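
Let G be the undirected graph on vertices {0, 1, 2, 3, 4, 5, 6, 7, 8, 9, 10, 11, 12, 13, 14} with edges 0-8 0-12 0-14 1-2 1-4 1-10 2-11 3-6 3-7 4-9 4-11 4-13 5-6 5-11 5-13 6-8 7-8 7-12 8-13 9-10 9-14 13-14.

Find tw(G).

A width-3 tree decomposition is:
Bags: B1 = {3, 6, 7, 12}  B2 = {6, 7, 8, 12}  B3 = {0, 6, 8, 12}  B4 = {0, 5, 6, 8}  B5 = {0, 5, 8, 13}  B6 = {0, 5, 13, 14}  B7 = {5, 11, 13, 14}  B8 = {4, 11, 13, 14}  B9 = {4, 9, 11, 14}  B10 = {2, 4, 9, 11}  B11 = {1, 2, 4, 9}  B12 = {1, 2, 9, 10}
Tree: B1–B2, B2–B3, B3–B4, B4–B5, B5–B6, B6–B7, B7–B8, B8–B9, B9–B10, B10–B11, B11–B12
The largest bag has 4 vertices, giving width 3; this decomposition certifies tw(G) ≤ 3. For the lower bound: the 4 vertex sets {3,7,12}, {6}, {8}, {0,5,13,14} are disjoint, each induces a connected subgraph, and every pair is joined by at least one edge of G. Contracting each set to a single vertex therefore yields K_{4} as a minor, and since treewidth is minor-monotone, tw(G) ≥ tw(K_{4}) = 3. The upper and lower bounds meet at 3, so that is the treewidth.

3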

● **Directions**: Every entry above needs to be duplicated exactly.

● **Task response**:
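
Let G be the undirected graph on vertices {0, 1, 2, 3, 4, 5, 6, 7, 8, 9, 10, 11, 12, 13, 14} with edges 0-8 0-12 0-14 1-2 1-4 1-10 2-11 3-6 3-7 4-9 4-11 4-13 5-6 5-11 5-13 6-8 7-8 7-12 8-13 9-10 9-14 13-14.

Find tw(G).

A width-3 tree decomposition is:
Bags: B1 = {3, 6, 7, 12}  B2 = {6, 7, 8, 12}  B3 = {0, 6, 8, 12}  B4 = {0, 5, 6, 8}  B5 = {0, 5, 8, 13}  B6 = {0, 5, 13, 14}  B7 = {5, 11, 13, 14}  B8 = {4, 11, 13, 14}  B9 = {4, 9, 11, 14}  B10 = {2, 4, 9, 11}  B11 = {1, 2, 4, 9}  B12 = {1, 2, 9, 10}
Tree: B1–B2, B2–B3, B3–B4, B4–B5, B5–B6, B6–B7, B7–B8, B8–B9, B9–B10, B10–B11, B11–B12
The largest bag has 4 vertices, giving width 3; this decomposition certifies tw(G) ≤ 3. For the lower bound: the 4 vertex sets {3,7,12}, {6}, {8}, {0,5,13,14} are disjoint, each induces a connected subgraph, and every pair is joined by at least one edge of G. Contracting each set to a single vertex therefore yields K_{4} as a minor, and since treewidth is minor-monotone, tw(G) ≥ tw(K_{4}) = 3. The upper and lower bounds meet at 3, so that is the treewidth.

3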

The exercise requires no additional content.